--- REQUIREMENT ---
Reproduce the entries that follow, exactly and in full.

--- DATA TO PROCESS ---
▼

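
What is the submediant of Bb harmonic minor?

The Bb harmonic minor scale runs Bb C Db Eb F Gb A.
Degree 6 is Gb.

Gb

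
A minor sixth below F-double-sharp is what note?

A##

A sixth below F lands on the letter A.
A minor sixth spans 8 semitones, so F## moves to pitch class 11. On the letter A that is A##.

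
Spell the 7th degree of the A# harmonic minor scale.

G##

The A# harmonic minor scale runs A# B# C# D# E# F# G##.
Degree 7 is G##.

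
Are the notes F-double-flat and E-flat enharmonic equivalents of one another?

Fbb is pitch class 3; Eb is pitch class 3.
All spellings map to pitch class 3, so they are enharmonically equivalent.

Yes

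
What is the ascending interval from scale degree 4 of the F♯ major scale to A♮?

minor seventh

Scale degree 4 of F# major is B.
B up to A: letters B→A make it a seventh; 10 semitones makes it minor.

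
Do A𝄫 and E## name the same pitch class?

Abb is pitch class 7; E## is pitch class 6.
The pitch classes differ (7 vs. 6), so they are not enharmonic equivalents.

No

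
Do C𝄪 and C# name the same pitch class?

No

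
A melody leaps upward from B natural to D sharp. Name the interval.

Counting letters B–C–D gives a third.
B→D# = 4 semitones, exactly the major third.

major third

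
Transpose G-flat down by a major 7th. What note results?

G down a major seventh is Ab, so the target letter is A.
From Gb, a major seventh is 11 semitones down: Abb.

Abb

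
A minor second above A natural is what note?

Bb

A up a major second is B, so the target letter is B.
From A, a minor second is 1 semitone up: Bb.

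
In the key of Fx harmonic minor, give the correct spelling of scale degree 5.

C##

Degree 5 takes the letter 4 steps above F, which is C.
In harmonic minor, degree 5 sits 7 semitones above the tonic. F## + 7 semitones is pitch class 2, spelled on C as C##.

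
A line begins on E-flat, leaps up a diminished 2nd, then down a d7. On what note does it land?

A diminished second up from Eb is Fbb (letter F, 0 semitones up).
A diminished seventh down from Fbb is Gb (letter G, 9 semitones down).

Gb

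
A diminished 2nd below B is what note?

A##

B down a major second is A, so the target letter is A.
From B, a diminished second is 0 semitones down: A##.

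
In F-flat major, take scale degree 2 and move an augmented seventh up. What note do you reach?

F#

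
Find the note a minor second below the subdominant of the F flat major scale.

The subdominant of Fb major is Bbb.
A minor second (1 semitone) below Bbb lands on the letter A, giving Ab.

Ab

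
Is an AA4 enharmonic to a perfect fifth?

A doubly augmented fourth spans 7 semitones; a perfect fifth spans 7.
They are enharmonically equivalent.

Yes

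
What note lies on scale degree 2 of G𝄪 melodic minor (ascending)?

Degree 2 takes the letter 1 step above G, which is A.
In melodic minor (ascending), degree 2 sits 2 semitones above the tonic. G## + 2 semitones is pitch class 11, spelled on A as A##.

A##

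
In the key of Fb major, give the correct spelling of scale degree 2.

The Fb major scale runs Fb Gb Ab Bbb Cb Db Eb.
Degree 2 is Gb.

Gb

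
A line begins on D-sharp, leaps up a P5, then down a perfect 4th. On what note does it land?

E#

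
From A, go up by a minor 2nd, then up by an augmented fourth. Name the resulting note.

A minor second up from A is Bb (letter B, 1 semitone up).
An augmented fourth up from Bb is E (letter E, 6 semitones up).

E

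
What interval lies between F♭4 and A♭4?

major third

The letter names run F→A, a span of 2 letter steps, so the interval is some kind of third.
Fb to Ab is 4 semitones. A major third is 4, so 4 makes it major.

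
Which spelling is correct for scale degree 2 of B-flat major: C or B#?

C

Each scale degree takes a distinct letter name. Degree 2 of a scale on B must use the letter C.
C and B# are enharmonically the same pitch, but only C uses the letter C, so it is the correct spelling here.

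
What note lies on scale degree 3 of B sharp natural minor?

Degree 3 takes the letter 2 steps above B, which is D.
In natural minor, degree 3 sits 3 semitones above the tonic. B# + 3 semitones is pitch class 3, spelled on D as D#.

D#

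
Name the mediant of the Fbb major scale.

Degree 3 takes the letter 2 steps above F, which is A.
In major, degree 3 sits 4 semitones above the tonic. Fbb + 4 semitones is pitch class 7, spelled on A as Abb.

Abb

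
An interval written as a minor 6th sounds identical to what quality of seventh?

A minor sixth spans 8 semitones.
A seventh spanning 8 semitones is doubly diminished (the major seventh is 11).

doubly diminished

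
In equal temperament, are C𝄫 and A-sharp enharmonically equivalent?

Yes

Cbb = pitch class 10 and A# = pitch class 10 — the same pitch class, so they are enharmonic equivalents.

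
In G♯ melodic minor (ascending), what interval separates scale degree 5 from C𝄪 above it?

Scale degree 5 of G# melodic minor (ascending) is D#.
D# up to C##: letters D→C make it a seventh; 11 semitones makes it major.

major seventh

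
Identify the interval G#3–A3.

minor second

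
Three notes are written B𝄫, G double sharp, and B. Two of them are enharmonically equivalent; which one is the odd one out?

B

In 12-tone equal temperament, enharmonic equivalents share a pitch class. Bbb is pitch class 9; G## is pitch class 9; B is pitch class 11.
Bbb and G## share pitch class 9, while B is pitch class 11.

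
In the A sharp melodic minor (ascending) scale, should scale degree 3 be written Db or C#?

C#

Each scale degree takes a distinct letter name. Degree 3 of a scale on A must use the letter C.
C# and Db are enharmonically the same pitch, but only C# uses the letter C, so it is the correct spelling here.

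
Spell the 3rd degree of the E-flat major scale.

G

The Eb major scale runs Eb F G Ab Bb C D.
Degree 3 is G.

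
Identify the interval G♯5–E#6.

major sixth

Counting letters G–A–B–C–D–E gives a sixth.
G#→E# = 9 semitones, exactly the major sixth.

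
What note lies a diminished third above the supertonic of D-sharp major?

The supertonic of D# major is E#.
A diminished third (2 semitones) above E# lands on the letter G, giving G.

G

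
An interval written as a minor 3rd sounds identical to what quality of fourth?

doubly diminished

A minor third spans 3 semitones.
A fourth spanning 3 semitones is doubly diminished (the perfect fourth is 5).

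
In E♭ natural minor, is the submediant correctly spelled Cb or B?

Cb

Each scale degree takes a distinct letter name. Degree 6 of a scale on E must use the letter C.
Cb and B are enharmonically the same pitch, but only Cb uses the letter C, so it is the correct spelling here.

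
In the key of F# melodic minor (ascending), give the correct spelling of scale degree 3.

A

Degree 3 takes the letter 2 steps above F, which is A.
In melodic minor (ascending), degree 3 sits 3 semitones above the tonic. F# + 3 semitones is pitch class 9, spelled on A as A.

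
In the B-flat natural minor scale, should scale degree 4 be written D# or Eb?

Each scale degree takes a distinct letter name. Degree 4 of a scale on B must use the letter E.
Eb and D# are enharmonically the same pitch, but only Eb uses the letter E, so it is the correct spelling here.

Eb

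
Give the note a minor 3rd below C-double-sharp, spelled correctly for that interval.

A##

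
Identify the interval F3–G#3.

The letter names run F→G, a span of 1 letter step, so the interval is some kind of second.
F to G# is 3 semitones. A major second is 2, so 3 makes it augmented.

augmented second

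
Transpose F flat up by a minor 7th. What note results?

Ebb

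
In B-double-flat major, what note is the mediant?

The Bbb major scale runs Bbb Cb Db Ebb Fb Gb Ab.
Degree 3 is Db.

Db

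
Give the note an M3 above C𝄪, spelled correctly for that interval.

E##

C up a major third is E, so the target letter is E.
From C##, a major third is 4 semitones up: E##.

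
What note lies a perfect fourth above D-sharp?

D up a perfect fourth is G, so the target letter is G.
From D#, a perfect fourth is 5 semitones up: G#.

G#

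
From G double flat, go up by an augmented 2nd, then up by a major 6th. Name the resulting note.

An augmented second up from Gbb is Ab (letter A, 3 semitones up).
A major sixth up from Ab is F (letter F, 9 semitones up).

F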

▲

--- RESULT FOR THIS EXERCISE ---
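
What is the submediant of Bb harmonic minor?

The Bb harmonic minor scale runs Bb C Db Eb F Gb A.
Degree 6 is Gb.

Gb

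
A minor sixth below F-double-sharp is what note?

A##

A sixth below F lands on the letter A.
A minor sixth spans 8 semitones, so F## moves to pitch class 11. On the letter A that is A##.

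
Spell the 7th degree of the A# harmonic minor scale.

G##

The A# harmonic minor scale runs A# B# C# D# E# F# G##.
Degree 7 is G##.

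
Are the notes F-double-flat and E-flat enharmonic equivalents of one another?

Fbb is pitch class 3; Eb is pitch class 3.
All spellings map to pitch class 3, so they are enharmonically equivalent.

Yes

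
What is the ascending interval from scale degree 4 of the F♯ major scale to A♮?

minor seventh

Scale degree 4 of F# major is B.
B up to A: letters B→A make it a seventh; 10 semitones makes it minor.

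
Do A𝄫 and E## name the same pitch class?

Abb is pitch class 7; E## is pitch class 6.
The pitch classes differ (7 vs. 6), so they are not enharmonic equivalents.

No

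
Do C𝄪 and C# name the same pitch class?

No

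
A melody leaps upward from B natural to D sharp. Name the interval.

Counting letters B–C–D gives a third.
B→D# = 4 semitones, exactly the major third.

major third

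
Transpose G-flat down by a major 7th. What note results?

G down a major seventh is Ab, so the target letter is A.
From Gb, a major seventh is 11 semitones down: Abb.

Abb

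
A minor second above A natural is what note?

Bb

A up a major second is B, so the target letter is B.
From A, a minor second is 1 semitone up: Bb.

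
In the key of Fx harmonic minor, give the correct spelling of scale degree 5.

C##

Degree 5 takes the letter 4 steps above F, which is C.
In harmonic minor, degree 5 sits 7 semitones above the tonic. F## + 7 semitones is pitch class 2, spelled on C as C##.

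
A line begins on E-flat, leaps up a diminished 2nd, then down a d7. On what note does it land?

A diminished second up from Eb is Fbb (letter F, 0 semitones up).
A diminished seventh down from Fbb is Gb (letter G, 9 semitones down).

Gb

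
A diminished 2nd below B is what note?

A##

B down a major second is A, so the target letter is A.
From B, a diminished second is 0 semitones down: A##.

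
In F-flat major, take scale degree 2 and move an augmented seventh up. What note do you reach?

F#

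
Find the note a minor second below the subdominant of the F flat major scale.

The subdominant of Fb major is Bbb.
A minor second (1 semitone) below Bbb lands on the letter A, giving Ab.

Ab

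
Is an AA4 enharmonic to a perfect fifth?

A doubly augmented fourth spans 7 semitones; a perfect fifth spans 7.
They are enharmonically equivalent.

Yes

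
What note lies on scale degree 2 of G𝄪 melodic minor (ascending)?

Degree 2 takes the letter 1 step above G, which is A.
In melodic minor (ascending), degree 2 sits 2 semitones above the tonic. G## + 2 semitones is pitch class 11, spelled on A as A##.

A##

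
In the key of Fb major, give the correct spelling of scale degree 2.

The Fb major scale runs Fb Gb Ab Bbb Cb Db Eb.
Degree 2 is Gb.

Gb

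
A line begins on D-sharp, leaps up a P5, then down a perfect 4th. On what note does it land?

E#

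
From A, go up by a minor 2nd, then up by an augmented fourth. Name the resulting note.

A minor second up from A is Bb (letter B, 1 semitone up).
An augmented fourth up from Bb is E (letter E, 6 semitones up).

E

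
What interval lies between F♭4 and A♭4?

major third

The letter names run F→A, a span of 2 letter steps, so the interval is some kind of third.
Fb to Ab is 4 semitones. A major third is 4, so 4 makes it major.

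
Which spelling is correct for scale degree 2 of B-flat major: C or B#?

C

Each scale degree takes a distinct letter name. Degree 2 of a scale on B must use the letter C.
C and B# are enharmonically the same pitch, but only C uses the letter C, so it is the correct spelling here.

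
What note lies on scale degree 3 of B sharp natural minor?

Degree 3 takes the letter 2 steps above B, which is D.
In natural minor, degree 3 sits 3 semitones above the tonic. B# + 3 semitones is pitch class 3, spelled on D as D#.

D#

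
Name the mediant of the Fbb major scale.

Degree 3 takes the letter 2 steps above F, which is A.
In major, degree 3 sits 4 semitones above the tonic. Fbb + 4 semitones is pitch class 7, spelled on A as Abb.

Abb

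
An interval written as a minor 6th sounds identical to what quality of seventh?

A minor sixth spans 8 semitones.
A seventh spanning 8 semitones is doubly diminished (the major seventh is 11).

doubly diminished

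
In equal temperament, are C𝄫 and A-sharp enharmonically equivalent?

Yes

Cbb = pitch class 10 and A# = pitch class 10 — the same pitch class, so they are enharmonic equivalents.

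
In G♯ melodic minor (ascending), what interval separates scale degree 5 from C𝄪 above it?

Scale degree 5 of G# melodic minor (ascending) is D#.
D# up to C##: letters D→C make it a seventh; 11 semitones makes it major.

major seventh

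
Identify the interval G#3–A3.

minor second

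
Three notes are written B𝄫, G double sharp, and B. Two of them are enharmonically equivalent; which one is the odd one out?

B

In 12-tone equal temperament, enharmonic equivalents share a pitch class. Bbb is pitch class 9; G## is pitch class 9; B is pitch class 11.
Bbb and G## share pitch class 9, while B is pitch class 11.

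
In the A sharp melodic minor (ascending) scale, should scale degree 3 be written Db or C#?

C#

Each scale degree takes a distinct letter name. Degree 3 of a scale on A must use the letter C.
C# and Db are enharmonically the same pitch, but only C# uses the letter C, so it is the correct spelling here.

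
Spell the 3rd degree of the E-flat major scale.

G

The Eb major scale runs Eb F G Ab Bb C D.
Degree 3 is G.

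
Identify the interval G♯5–E#6.

major sixth

Counting letters G–A–B–C–D–E gives a sixth.
G#→E# = 9 semitones, exactly the major sixth.

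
What note lies a diminished third above the supertonic of D-sharp major?

The supertonic of D# major is E#.
A diminished third (2 semitones) above E# lands on the letter G, giving G.

G

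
An interval written as a minor 3rd sounds identical to what quality of fourth?

doubly diminished

A minor third spans 3 semitones.
A fourth spanning 3 semitones is doubly diminished (the perfect fourth is 5).

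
In E♭ natural minor, is the submediant correctly spelled Cb or B?

Cb

Each scale degree takes a distinct letter name. Degree 6 of a scale on E must use the letter C.
Cb and B are enharmonically the same pitch, but only Cb uses the letter C, so it is the correct spelling here.

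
In the key of F# melodic minor (ascending), give the correct spelling of scale degree 3.

A

Degree 3 takes the letter 2 steps above F, which is A.
In melodic minor (ascending), degree 3 sits 3 semitones above the tonic. F# + 3 semitones is pitch class 9, spelled on A as A.

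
In the B-flat natural minor scale, should scale degree 4 be written D# or Eb?

Each scale degree takes a distinct letter name. Degree 4 of a scale on B must use the letter E.
Eb and D# are enharmonically the same pitch, but only Eb uses the letter E, so it is the correct spelling here.

Eb

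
Give the note a minor 3rd below C-double-sharp, spelled correctly for that interval.

A##

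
Identify the interval F3–G#3.

The letter names run F→G, a span of 1 letter step, so the interval is some kind of second.
F to G# is 3 semitones. A major second is 2, so 3 makes it augmented.

augmented second

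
Transpose F flat up by a minor 7th. What note results?

Ebb

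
In B-double-flat major, what note is the mediant?

The Bbb major scale runs Bbb Cb Db Ebb Fb Gb Ab.
Degree 3 is Db.

Db

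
Give the note an M3 above C𝄪, spelled correctly for that interval.

E##

C up a major third is E, so the target letter is E.
From C##, a major third is 4 semitones up: E##.

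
What note lies a perfect fourth above D-sharp?

D up a perfect fourth is G, so the target letter is G.
From D#, a perfect fourth is 5 semitones up: G#.

G#

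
From G double flat, go up by an augmented 2nd, then up by a major 6th. Name the resulting note.

An augmented second up from Gbb is Ab (letter A, 3 semitones up).
A major sixth up from Ab is F (letter F, 9 semitones up).

F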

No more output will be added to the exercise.